__What to do__: Would you print the records as they stand, down to the last character?

_ _ _ _ _

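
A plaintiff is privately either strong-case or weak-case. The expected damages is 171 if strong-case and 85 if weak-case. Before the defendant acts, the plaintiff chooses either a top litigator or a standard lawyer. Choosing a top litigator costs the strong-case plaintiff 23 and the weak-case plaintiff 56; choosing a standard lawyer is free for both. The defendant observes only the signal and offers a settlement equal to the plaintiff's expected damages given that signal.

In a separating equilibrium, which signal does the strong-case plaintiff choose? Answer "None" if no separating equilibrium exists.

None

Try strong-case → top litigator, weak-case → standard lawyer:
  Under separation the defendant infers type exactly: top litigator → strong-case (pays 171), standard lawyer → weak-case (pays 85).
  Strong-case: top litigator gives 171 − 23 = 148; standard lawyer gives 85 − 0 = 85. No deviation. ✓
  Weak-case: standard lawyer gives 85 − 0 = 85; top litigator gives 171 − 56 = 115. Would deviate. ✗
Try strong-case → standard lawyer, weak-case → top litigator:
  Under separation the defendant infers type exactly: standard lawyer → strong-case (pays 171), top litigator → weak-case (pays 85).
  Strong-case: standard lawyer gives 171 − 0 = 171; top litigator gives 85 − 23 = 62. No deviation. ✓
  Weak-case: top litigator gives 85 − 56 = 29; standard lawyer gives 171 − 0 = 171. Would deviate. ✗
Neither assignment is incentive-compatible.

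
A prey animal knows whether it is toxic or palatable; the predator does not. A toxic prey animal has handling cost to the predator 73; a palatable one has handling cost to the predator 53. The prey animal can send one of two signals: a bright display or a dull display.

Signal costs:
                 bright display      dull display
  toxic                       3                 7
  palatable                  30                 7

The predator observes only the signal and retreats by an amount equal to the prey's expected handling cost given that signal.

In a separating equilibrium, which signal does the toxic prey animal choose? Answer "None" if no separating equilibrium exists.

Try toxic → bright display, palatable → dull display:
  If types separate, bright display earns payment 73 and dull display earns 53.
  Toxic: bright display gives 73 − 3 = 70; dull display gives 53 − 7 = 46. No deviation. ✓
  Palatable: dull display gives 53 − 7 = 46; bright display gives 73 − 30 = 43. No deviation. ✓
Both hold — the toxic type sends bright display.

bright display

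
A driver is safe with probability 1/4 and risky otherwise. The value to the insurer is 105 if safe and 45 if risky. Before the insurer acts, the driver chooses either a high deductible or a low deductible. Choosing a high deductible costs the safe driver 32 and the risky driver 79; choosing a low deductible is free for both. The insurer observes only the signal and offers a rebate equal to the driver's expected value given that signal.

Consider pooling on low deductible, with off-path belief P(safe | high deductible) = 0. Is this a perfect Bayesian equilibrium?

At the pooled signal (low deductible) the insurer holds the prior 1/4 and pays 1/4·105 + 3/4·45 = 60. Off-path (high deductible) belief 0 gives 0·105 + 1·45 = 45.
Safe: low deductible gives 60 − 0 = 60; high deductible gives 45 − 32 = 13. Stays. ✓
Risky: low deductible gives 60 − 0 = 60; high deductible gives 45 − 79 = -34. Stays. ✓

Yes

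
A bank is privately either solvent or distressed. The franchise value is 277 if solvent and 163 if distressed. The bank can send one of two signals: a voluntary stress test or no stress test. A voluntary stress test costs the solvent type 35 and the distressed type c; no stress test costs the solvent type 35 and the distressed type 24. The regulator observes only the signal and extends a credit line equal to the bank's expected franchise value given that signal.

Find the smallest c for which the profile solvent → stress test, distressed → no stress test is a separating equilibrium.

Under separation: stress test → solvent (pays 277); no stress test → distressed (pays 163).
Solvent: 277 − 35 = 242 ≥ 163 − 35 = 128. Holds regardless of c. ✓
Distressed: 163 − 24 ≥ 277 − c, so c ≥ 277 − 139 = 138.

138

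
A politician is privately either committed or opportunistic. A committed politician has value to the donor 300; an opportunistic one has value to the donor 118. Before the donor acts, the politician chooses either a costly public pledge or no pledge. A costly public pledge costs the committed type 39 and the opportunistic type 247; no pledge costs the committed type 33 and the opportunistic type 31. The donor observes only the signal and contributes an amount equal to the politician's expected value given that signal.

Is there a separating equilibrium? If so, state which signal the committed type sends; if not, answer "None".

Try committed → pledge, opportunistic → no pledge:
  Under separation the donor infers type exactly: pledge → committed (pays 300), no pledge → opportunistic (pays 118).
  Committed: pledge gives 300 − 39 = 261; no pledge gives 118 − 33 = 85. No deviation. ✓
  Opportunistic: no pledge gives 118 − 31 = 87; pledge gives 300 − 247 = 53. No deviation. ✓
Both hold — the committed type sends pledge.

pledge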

_ _ _ _ _

__Result of the task__:
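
A plaintiff is privately either strong-case or weak-case. The expected damages is 171 if strong-case and 85 if weak-case. Before the defendant acts, the plaintiff chooses either a top litigator or a standard lawyer. Choosing a top litigator costs the strong-case plaintiff 23 and the weak-case plaintiff 56; choosing a standard lawyer is free for both. The defendant observes only the signal and offers a settlement equal to the plaintiff's expected damages given that signal.

In a separating equilibrium, which signal does the strong-case plaintiff choose? Answer "None" if no separating equilibrium exists.

None

Try strong-case → top litigator, weak-case → standard lawyer:
  Under separation the defendant infers type exactly: top litigator → strong-case (pays 171), standard lawyer → weak-case (pays 85).
  Strong-case: top litigator gives 171 − 23 = 148; standard lawyer gives 85 − 0 = 85. No deviation. ✓
  Weak-case: standard lawyer gives 85 − 0 = 85; top litigator gives 171 − 56 = 115. Would deviate. ✗
Try strong-case → standard lawyer, weak-case → top litigator:
  Under separation the defendant infers type exactly: standard lawyer → strong-case (pays 171), top litigator → weak-case (pays 85).
  Strong-case: standard lawyer gives 171 − 0 = 171; top litigator gives 85 − 23 = 62. No deviation. ✓
  Weak-case: top litigator gives 85 − 56 = 29; standard lawyer gives 171 − 0 = 171. Would deviate. ✗
Neither assignment is incentive-compatible.

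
A prey animal knows whether it is toxic or palatable; the predator does not. A toxic prey animal has handling cost to the predator 73; a palatable one has handling cost to the predator 53. The prey animal can send one of two signals: a bright display or a dull display.

Signal costs:
                 bright display      dull display
  toxic                       3                 7
  palatable                  30                 7

The predator observes only the signal and retreats by an amount equal to the prey's expected handling cost given that signal.

In a separating equilibrium, which signal does the toxic prey animal choose? Answer "None" if no separating equilibrium exists.

Try toxic → bright display, palatable → dull display:
  If types separate, bright display earns payment 73 and dull display earns 53.
  Toxic: bright display gives 73 − 3 = 70; dull display gives 53 − 7 = 46. No deviation. ✓
  Palatable: dull display gives 53 − 7 = 46; bright display gives 73 − 30 = 43. No deviation. ✓
Both hold — the toxic type sends bright display.

bright display

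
A driver is safe with probability 1/4 and risky otherwise. The value to the insurer is 105 if safe and 45 if risky. Before the insurer acts, the driver chooses either a high deductible or a low deductible. Choosing a high deductible costs the safe driver 32 and the risky driver 79; choosing a low deductible is free for both. The insurer observes only the signal and offers a rebate equal to the driver's expected value given that signal.

Consider pooling on low deductible, with off-path belief P(safe | high deductible) = 0. Is this a perfect Bayesian equilibrium?

At the pooled signal (low deductible) the insurer holds the prior 1/4 and pays 1/4·105 + 3/4·45 = 60. Off-path (high deductible) belief 0 gives 0·105 + 1·45 = 45.
Safe: low deductible gives 60 − 0 = 60; high deductible gives 45 − 32 = 13. Stays. ✓
Risky: low deductible gives 60 − 0 = 60; high deductible gives 45 − 79 = -34. Stays. ✓

Yes

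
A bank is privately either solvent or distressed. The franchise value is 277 if solvent and 163 if distressed. The bank can send one of two signals: a voluntary stress test or no stress test. A voluntary stress test costs the solvent type 35 and the distressed type c; no stress test costs the solvent type 35 and the distressed type 24. The regulator observes only the signal and extends a credit line equal to the bank's expected franchise value given that signal.

Find the smallest c for which the profile solvent → stress test, distressed → no stress test is a separating equilibrium.

Under separation: stress test → solvent (pays 277); no stress test → distressed (pays 163).
Solvent: 277 − 35 = 242 ≥ 163 − 35 = 128. Holds regardless of c. ✓
Distressed: 163 − 24 ≥ 277 − c, so c ≥ 277 − 139 = 138.

138

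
A politician is privately either committed or opportunistic. A committed politician has value to the donor 300; an opportunistic one has value to the donor 118. Before the donor acts, the politician chooses either a costly public pledge or no pledge. A costly public pledge costs the committed type 39 and the opportunistic type 247; no pledge costs the committed type 33 and the opportunistic type 31. The donor observes only the signal and contributes an amount equal to the politician's expected value given that signal.

Is there a separating equilibrium? If so, state which signal the committed type sends; if not, answer "None".

Try committed → pledge, opportunistic → no pledge:
  Under separation the donor infers type exactly: pledge → committed (pays 300), no pledge → opportunistic (pays 118).
  Committed: pledge gives 300 − 39 = 261; no pledge gives 118 − 33 = 85. No deviation. ✓
  Opportunistic: no pledge gives 118 − 31 = 87; pledge gives 300 − 247 = 53. No deviation. ✓
Both hold — the committed type sends pledge.

pledge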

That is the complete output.